## TASK INSTRUCTIONS
Would you reproduce the entries that follow exactly as they appear?
*** Opening of DATA EXTRACT ***
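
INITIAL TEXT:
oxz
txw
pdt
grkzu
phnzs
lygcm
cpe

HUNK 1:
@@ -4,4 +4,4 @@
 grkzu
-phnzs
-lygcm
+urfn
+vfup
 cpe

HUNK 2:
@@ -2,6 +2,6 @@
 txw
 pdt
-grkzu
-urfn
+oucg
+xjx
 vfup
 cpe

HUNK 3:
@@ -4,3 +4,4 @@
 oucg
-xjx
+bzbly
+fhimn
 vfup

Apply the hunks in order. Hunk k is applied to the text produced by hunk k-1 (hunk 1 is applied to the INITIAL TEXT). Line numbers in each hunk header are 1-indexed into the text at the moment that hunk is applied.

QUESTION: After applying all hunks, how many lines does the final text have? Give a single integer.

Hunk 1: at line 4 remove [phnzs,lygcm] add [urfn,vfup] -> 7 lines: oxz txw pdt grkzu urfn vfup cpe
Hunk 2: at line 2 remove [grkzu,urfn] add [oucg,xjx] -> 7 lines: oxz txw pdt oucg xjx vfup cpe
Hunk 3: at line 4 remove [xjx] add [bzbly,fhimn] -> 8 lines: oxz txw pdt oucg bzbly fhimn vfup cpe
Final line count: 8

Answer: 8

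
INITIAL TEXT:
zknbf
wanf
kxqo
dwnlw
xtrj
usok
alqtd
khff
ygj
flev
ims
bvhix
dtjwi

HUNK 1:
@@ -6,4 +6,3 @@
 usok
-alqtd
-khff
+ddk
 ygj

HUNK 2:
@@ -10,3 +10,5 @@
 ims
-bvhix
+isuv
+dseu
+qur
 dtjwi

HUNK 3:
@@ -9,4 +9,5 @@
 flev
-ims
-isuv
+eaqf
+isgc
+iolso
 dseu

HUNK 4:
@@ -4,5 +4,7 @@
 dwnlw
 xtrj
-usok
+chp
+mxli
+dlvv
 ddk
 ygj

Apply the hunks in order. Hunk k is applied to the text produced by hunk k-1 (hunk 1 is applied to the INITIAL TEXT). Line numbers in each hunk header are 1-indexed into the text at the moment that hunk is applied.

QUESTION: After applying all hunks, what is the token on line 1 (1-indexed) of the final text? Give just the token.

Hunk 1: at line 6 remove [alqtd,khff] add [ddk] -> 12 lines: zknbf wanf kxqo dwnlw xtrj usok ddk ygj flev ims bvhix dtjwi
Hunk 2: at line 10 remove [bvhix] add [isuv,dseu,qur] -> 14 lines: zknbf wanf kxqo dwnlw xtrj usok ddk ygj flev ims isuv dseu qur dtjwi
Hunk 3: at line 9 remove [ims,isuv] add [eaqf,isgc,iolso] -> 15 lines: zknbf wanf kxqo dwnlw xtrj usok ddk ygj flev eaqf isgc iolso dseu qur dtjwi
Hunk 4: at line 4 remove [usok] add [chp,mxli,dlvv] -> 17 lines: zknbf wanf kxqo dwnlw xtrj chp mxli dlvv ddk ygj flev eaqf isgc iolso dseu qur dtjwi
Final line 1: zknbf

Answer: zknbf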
*** Close of DATA EXTRACT ***
## EXERCISE SOLUTION
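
INITIAL TEXT:
oxz
txw
pdt
grkzu
phnzs
lygcm
cpe

HUNK 1:
@@ -4,4 +4,4 @@
 grkzu
-phnzs
-lygcm
+urfn
+vfup
 cpe

HUNK 2:
@@ -2,6 +2,6 @@
 txw
 pdt
-grkzu
-urfn
+oucg
+xjx
 vfup
 cpe

HUNK 3:
@@ -4,3 +4,4 @@
 oucg
-xjx
+bzbly
+fhimn
 vfup

Apply the hunks in order. Hunk k is applied to the text produced by hunk k-1 (hunk 1 is applied to the INITIAL TEXT). Line numbers in each hunk header are 1-indexed into the text at the moment that hunk is applied.

QUESTION: After applying all hunks, how many lines does the final text have? Give a single integer.

Hunk 1: at line 4 remove [phnzs,lygcm] add [urfn,vfup] -> 7 lines: oxz txw pdt grkzu urfn vfup cpe
Hunk 2: at line 2 remove [grkzu,urfn] add [oucg,xjx] -> 7 lines: oxz txw pdt oucg xjx vfup cpe
Hunk 3: at line 4 remove [xjx] add [bzbly,fhimn] -> 8 lines: oxz txw pdt oucg bzbly fhimn vfup cpe
Final line count: 8

Answer: 8

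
INITIAL TEXT:
zknbf
wanf
kxqo
dwnlw
xtrj
usok
alqtd
khff
ygj
flev
ims
bvhix
dtjwi

HUNK 1:
@@ -6,4 +6,3 @@
 usok
-alqtd
-khff
+ddk
 ygj

HUNK 2:
@@ -10,3 +10,5 @@
 ims
-bvhix
+isuv
+dseu
+qur
 dtjwi

HUNK 3:
@@ -9,4 +9,5 @@
 flev
-ims
-isuv
+eaqf
+isgc
+iolso
 dseu

HUNK 4:
@@ -4,5 +4,7 @@
 dwnlw
 xtrj
-usok
+chp
+mxli
+dlvv
 ddk
 ygj

Apply the hunks in order. Hunk k is applied to the text produced by hunk k-1 (hunk 1 is applied to the INITIAL TEXT). Line numbers in each hunk header are 1-indexed into the text at the moment that hunk is applied.

QUESTION: After applying all hunks, what is the token on line 1 (1-indexed) of the final text? Give just the token.

Hunk 1: at line 6 remove [alqtd,khff] add [ddk] -> 12 lines: zknbf wanf kxqo dwnlw xtrj usok ddk ygj flev ims bvhix dtjwi
Hunk 2: at line 10 remove [bvhix] add [isuv,dseu,qur] -> 14 lines: zknbf wanf kxqo dwnlw xtrj usok ddk ygj flev ims isuv dseu qur dtjwi
Hunk 3: at line 9 remove [ims,isuv] add [eaqf,isgc,iolso] -> 15 lines: zknbf wanf kxqo dwnlw xtrj usok ddk ygj flev eaqf isgc iolso dseu qur dtjwi
Hunk 4: at line 4 remove [usok] add [chp,mxli,dlvv] -> 17 lines: zknbf wanf kxqo dwnlw xtrj chp mxli dlvv ddk ygj flev eaqf isgc iolso dseu qur dtjwi
Final line 1: zknbf

Answer: zknbf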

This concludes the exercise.